# Assignment:
Find the string "pairs" in the data, then copy every line where it is found.
Data for processing Start Marker
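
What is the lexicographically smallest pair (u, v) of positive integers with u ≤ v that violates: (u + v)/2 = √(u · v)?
(u, v) = (1, 2)

Substituting (1, 2) into the claim:
LHS = (1 + 2)/2 = 3/2
RHS = √(1 · 2) = √(2) ≈ 1.414

Since LHS ≠ RHS, this pair disproves the claim, and no lexicographically smaller pair (u ≤ v, positive integers) does.

For instance (4, 6) is also a counterexample (LHS = 5, RHS = 2·√(6) ≈ 4.899), but it's lexicographically larger.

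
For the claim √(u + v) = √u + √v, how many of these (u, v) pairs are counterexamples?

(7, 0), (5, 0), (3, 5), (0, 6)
1

Testing each pair:
(7, 0): LHS = √(7) ≈ 2.646, RHS = √(7) ≈ 2.646 → satisfies claim
(5, 0): LHS = √(5) ≈ 2.236, RHS = √(5) ≈ 2.236 → satisfies claim
(3, 5): LHS = 2·√(2) ≈ 2.828, RHS = √(3) + √(5) ≈ 3.968 → counterexample
(0, 6): LHS = √(6) ≈ 2.449, RHS = √(6) ≈ 2.449 → satisfies claim

That makes 1 counterexample.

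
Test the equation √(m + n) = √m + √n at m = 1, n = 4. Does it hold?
Substituting m = 1, n = 4:

LHS = √(1 + 4) = √(5) ≈ 2.236
RHS = √1 + √4 = 3

LHS ≠ RHS, so the equation does not hold at this point.

Answer: Fails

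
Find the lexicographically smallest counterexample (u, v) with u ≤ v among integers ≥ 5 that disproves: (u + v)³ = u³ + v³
Substituting (5, 5) into the claim:
LHS = (5 + 5)³ = 1000
RHS = 5³ + 5³ = 250

Since LHS ≠ RHS, this pair disproves the claim, and no lexicographically smaller pair (u ≤ v, integers ≥ 5) does.

For instance (10, 12) is also a counterexample (LHS = 10648, RHS = 2728), but it's lexicographically larger.

Answer: (u, v) = (5, 5)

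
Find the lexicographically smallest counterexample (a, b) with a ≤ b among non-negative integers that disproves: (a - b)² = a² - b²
At (0, 0): both sides equal 0, so it holds there.

Substituting (0, 1) into the claim:
LHS = (0 - 1)² = 1
RHS = 0² - 1² = -1

Since LHS ≠ RHS, this pair disproves the claim, and no lexicographically smaller pair (a ≤ b, non-negative integers) does.

For instance (2, 5) is also a counterexample (LHS = 9, RHS = -21), but it's lexicographically larger.

Answer: (a, b) = (0, 1)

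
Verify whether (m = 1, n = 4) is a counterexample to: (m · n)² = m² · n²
Substituting m = 1, n = 4:
LHS = (1 · 4)² = 16
RHS = 1² · 4² = 16

The sides agree, so this pair does not disprove the claim.

Answer: No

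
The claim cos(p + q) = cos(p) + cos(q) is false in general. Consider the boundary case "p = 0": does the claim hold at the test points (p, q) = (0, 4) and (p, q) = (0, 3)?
At (0, 4): LHS = cos(4) ≈ -0.6536 ≠ RHS = cos(4) + 1 ≈ 0.3464
At (0, 3): LHS = cos(3) ≈ -0.99 ≠ RHS = cos(3) + 1 ≈ 0.01001

Answer: No, fails at both test points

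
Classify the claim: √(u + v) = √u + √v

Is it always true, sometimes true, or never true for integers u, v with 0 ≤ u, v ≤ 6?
Sometimes true

It holds at (u, v) = (0, 5) (both sides equal √(5) ≈ 2.236), but fails at (u, v) = (1, 1) (LHS = √(2) ≈ 1.414, RHS = 2).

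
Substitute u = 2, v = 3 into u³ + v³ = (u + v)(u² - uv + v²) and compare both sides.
LHS = 2³ + 3³ = 35
RHS = (2 + 3)(2² - 2·3 + 3²) = 35

LHS = RHS: the two sides agree.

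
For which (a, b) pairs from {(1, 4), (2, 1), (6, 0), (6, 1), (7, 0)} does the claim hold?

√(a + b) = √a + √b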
Data for processing End Marker
# Answer section:
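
For the claim √(u + v) = √u + √v, how many of these (u, v) pairs are counterexamples?
For which (a, b) pairs from {(1, 4), (2, 1), (6, 0), (6, 1), (7, 0)} does the claim hold?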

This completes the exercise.